## DATA FOR REVIEW
*****
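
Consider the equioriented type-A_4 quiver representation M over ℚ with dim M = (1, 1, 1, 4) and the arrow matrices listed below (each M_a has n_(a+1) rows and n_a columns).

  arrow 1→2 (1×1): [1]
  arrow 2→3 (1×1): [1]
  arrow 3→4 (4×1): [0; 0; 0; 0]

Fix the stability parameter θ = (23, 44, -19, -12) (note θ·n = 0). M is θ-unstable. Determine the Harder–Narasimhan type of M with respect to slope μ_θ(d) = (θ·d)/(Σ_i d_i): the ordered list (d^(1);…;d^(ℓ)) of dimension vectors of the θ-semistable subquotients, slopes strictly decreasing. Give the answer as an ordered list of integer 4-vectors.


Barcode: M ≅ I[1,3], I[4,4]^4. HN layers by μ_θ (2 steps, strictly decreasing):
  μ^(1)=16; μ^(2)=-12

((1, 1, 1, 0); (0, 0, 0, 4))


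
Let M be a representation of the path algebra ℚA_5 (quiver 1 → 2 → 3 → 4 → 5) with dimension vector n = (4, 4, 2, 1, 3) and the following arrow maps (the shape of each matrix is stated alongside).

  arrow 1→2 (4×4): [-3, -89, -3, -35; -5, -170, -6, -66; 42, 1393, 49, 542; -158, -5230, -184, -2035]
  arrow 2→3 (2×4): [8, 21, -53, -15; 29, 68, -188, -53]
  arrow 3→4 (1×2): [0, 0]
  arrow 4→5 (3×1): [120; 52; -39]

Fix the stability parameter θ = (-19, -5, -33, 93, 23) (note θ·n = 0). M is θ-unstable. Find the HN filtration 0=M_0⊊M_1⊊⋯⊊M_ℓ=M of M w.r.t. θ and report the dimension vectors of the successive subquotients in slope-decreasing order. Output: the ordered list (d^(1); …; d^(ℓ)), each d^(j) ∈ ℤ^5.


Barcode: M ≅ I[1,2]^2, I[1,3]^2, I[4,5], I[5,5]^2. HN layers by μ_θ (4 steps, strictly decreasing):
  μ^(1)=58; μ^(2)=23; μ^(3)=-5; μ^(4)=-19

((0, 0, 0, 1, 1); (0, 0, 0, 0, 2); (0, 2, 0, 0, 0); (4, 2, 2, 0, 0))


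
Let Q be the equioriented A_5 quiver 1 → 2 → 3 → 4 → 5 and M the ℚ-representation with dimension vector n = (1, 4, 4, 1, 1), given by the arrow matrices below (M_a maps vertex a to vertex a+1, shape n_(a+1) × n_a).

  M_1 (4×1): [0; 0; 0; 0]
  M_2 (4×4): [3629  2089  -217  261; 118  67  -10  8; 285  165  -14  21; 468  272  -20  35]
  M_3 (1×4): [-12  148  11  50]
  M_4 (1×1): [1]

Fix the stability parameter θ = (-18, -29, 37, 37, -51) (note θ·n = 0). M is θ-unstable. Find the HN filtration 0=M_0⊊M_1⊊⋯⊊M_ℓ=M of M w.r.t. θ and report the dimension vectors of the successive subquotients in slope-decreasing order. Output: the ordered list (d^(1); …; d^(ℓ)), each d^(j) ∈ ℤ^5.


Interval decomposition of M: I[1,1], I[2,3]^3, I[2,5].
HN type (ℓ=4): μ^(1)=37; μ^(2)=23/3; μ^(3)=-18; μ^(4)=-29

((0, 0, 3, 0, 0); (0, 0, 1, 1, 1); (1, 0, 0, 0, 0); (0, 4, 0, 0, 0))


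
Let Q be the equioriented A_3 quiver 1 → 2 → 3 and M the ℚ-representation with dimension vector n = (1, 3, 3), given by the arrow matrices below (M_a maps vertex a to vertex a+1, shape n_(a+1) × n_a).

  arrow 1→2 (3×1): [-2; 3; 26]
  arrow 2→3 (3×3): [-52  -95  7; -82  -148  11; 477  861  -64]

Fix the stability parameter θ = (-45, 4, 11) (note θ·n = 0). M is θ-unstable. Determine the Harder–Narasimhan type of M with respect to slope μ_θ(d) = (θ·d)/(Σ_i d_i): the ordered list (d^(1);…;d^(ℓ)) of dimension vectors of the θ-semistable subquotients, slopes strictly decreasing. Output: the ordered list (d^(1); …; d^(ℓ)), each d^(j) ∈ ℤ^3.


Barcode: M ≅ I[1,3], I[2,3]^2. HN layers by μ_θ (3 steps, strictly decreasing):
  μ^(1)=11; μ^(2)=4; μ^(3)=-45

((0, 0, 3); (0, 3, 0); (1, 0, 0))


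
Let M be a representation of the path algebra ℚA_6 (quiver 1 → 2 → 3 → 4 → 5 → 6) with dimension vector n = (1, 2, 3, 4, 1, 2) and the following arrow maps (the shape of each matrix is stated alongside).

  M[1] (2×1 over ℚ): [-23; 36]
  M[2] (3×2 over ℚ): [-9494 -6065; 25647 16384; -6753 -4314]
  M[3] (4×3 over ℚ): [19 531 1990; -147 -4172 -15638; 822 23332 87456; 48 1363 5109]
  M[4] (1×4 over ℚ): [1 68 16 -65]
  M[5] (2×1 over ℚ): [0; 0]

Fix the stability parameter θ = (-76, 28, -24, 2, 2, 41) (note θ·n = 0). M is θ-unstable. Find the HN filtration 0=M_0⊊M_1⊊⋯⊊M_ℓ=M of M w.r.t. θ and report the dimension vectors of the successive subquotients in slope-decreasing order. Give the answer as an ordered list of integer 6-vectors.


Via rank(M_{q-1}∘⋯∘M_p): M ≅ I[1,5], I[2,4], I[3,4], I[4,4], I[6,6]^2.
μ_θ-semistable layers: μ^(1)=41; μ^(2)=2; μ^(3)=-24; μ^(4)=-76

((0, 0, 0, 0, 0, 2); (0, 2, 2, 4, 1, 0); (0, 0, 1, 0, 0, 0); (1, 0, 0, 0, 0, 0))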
*****
## TRY IT
Return all of the material above exactly as it stands.

## SOLVED EXERCISE
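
Consider the equioriented type-A_4 quiver representation M over ℚ with dim M = (1, 1, 1, 4) and the arrow matrices listed below (each M_a has n_(a+1) rows and n_a columns).

  arrow 1→2 (1×1): [1]
  arrow 2→3 (1×1): [1]
  arrow 3→4 (4×1): [0; 0; 0; 0]

Fix the stability parameter θ = (23, 44, -19, -12) (note θ·n = 0). M is θ-unstable. Determine the Harder–Narasimhan type of M with respect to slope μ_θ(d) = (θ·d)/(Σ_i d_i): the ordered list (d^(1);…;d^(ℓ)) of dimension vectors of the θ-semistable subquotients, slopes strictly decreasing. Give the answer as an ordered list of integer 4-vectors.


Barcode: M ≅ I[1,3], I[4,4]^4. HN layers by μ_θ (2 steps, strictly decreasing):
  μ^(1)=16; μ^(2)=-12

((1, 1, 1, 0); (0, 0, 0, 4))


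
Let M be a representation of the path algebra ℚA_5 (quiver 1 → 2 → 3 → 4 → 5) with dimension vector n = (4, 4, 2, 1, 3) and the following arrow maps (the shape of each matrix is stated alongside).

  arrow 1→2 (4×4): [-3, -89, -3, -35; -5, -170, -6, -66; 42, 1393, 49, 542; -158, -5230, -184, -2035]
  arrow 2→3 (2×4): [8, 21, -53, -15; 29, 68, -188, -53]
  arrow 3→4 (1×2): [0, 0]
  arrow 4→5 (3×1): [120; 52; -39]

Fix the stability parameter θ = (-19, -5, -33, 93, 23) (note θ·n = 0). M is θ-unstable. Find the HN filtration 0=M_0⊊M_1⊊⋯⊊M_ℓ=M of M w.r.t. θ and report the dimension vectors of the successive subquotients in slope-decreasing order. Output: the ordered list (d^(1); …; d^(ℓ)), each d^(j) ∈ ℤ^5.


Barcode: M ≅ I[1,2]^2, I[1,3]^2, I[4,5], I[5,5]^2. HN layers by μ_θ (4 steps, strictly decreasing):
  μ^(1)=58; μ^(2)=23; μ^(3)=-5; μ^(4)=-19

((0, 0, 0, 1, 1); (0, 0, 0, 0, 2); (0, 2, 0, 0, 0); (4, 2, 2, 0, 0))


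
Let Q be the equioriented A_5 quiver 1 → 2 → 3 → 4 → 5 and M the ℚ-representation with dimension vector n = (1, 4, 4, 1, 1), given by the arrow matrices below (M_a maps vertex a to vertex a+1, shape n_(a+1) × n_a).

  M_1 (4×1): [0; 0; 0; 0]
  M_2 (4×4): [3629  2089  -217  261; 118  67  -10  8; 285  165  -14  21; 468  272  -20  35]
  M_3 (1×4): [-12  148  11  50]
  M_4 (1×1): [1]

Fix the stability parameter θ = (-18, -29, 37, 37, -51) (note θ·n = 0). M is θ-unstable. Find the HN filtration 0=M_0⊊M_1⊊⋯⊊M_ℓ=M of M w.r.t. θ and report the dimension vectors of the successive subquotients in slope-decreasing order. Output: the ordered list (d^(1); …; d^(ℓ)), each d^(j) ∈ ℤ^5.


Interval decomposition of M: I[1,1], I[2,3]^3, I[2,5].
HN type (ℓ=4): μ^(1)=37; μ^(2)=23/3; μ^(3)=-18; μ^(4)=-29

((0, 0, 3, 0, 0); (0, 0, 1, 1, 1); (1, 0, 0, 0, 0); (0, 4, 0, 0, 0))


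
Let Q be the equioriented A_3 quiver 1 → 2 → 3 and M the ℚ-representation with dimension vector n = (1, 3, 3), given by the arrow matrices below (M_a maps vertex a to vertex a+1, shape n_(a+1) × n_a).

  arrow 1→2 (3×1): [-2; 3; 26]
  arrow 2→3 (3×3): [-52  -95  7; -82  -148  11; 477  861  -64]

Fix the stability parameter θ = (-45, 4, 11) (note θ·n = 0). M is θ-unstable. Determine the Harder–Narasimhan type of M with respect to slope μ_θ(d) = (θ·d)/(Σ_i d_i): the ordered list (d^(1);…;d^(ℓ)) of dimension vectors of the θ-semistable subquotients, slopes strictly decreasing. Output: the ordered list (d^(1); …; d^(ℓ)), each d^(j) ∈ ℤ^3.


Barcode: M ≅ I[1,3], I[2,3]^2. HN layers by μ_θ (3 steps, strictly decreasing):
  μ^(1)=11; μ^(2)=4; μ^(3)=-45

((0, 0, 3); (0, 3, 0); (1, 0, 0))


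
Let M be a representation of the path algebra ℚA_6 (quiver 1 → 2 → 3 → 4 → 5 → 6) with dimension vector n = (1, 2, 3, 4, 1, 2) and the following arrow maps (the shape of each matrix is stated alongside).

  M[1] (2×1 over ℚ): [-23; 36]
  M[2] (3×2 over ℚ): [-9494 -6065; 25647 16384; -6753 -4314]
  M[3] (4×3 over ℚ): [19 531 1990; -147 -4172 -15638; 822 23332 87456; 48 1363 5109]
  M[4] (1×4 over ℚ): [1 68 16 -65]
  M[5] (2×1 over ℚ): [0; 0]

Fix the stability parameter θ = (-76, 28, -24, 2, 2, 41) (note θ·n = 0). M is θ-unstable. Find the HN filtration 0=M_0⊊M_1⊊⋯⊊M_ℓ=M of M w.r.t. θ and report the dimension vectors of the successive subquotients in slope-decreasing order. Give the answer as an ordered list of integer 6-vectors.


Via rank(M_{q-1}∘⋯∘M_p): M ≅ I[1,5], I[2,4], I[3,4], I[4,4], I[6,6]^2.
μ_θ-semistable layers: μ^(1)=41; μ^(2)=2; μ^(3)=-24; μ^(4)=-76

((0, 0, 0, 0, 0, 2); (0, 2, 2, 4, 1, 0); (0, 0, 1, 0, 0, 0); (1, 0, 0, 0, 0, 0))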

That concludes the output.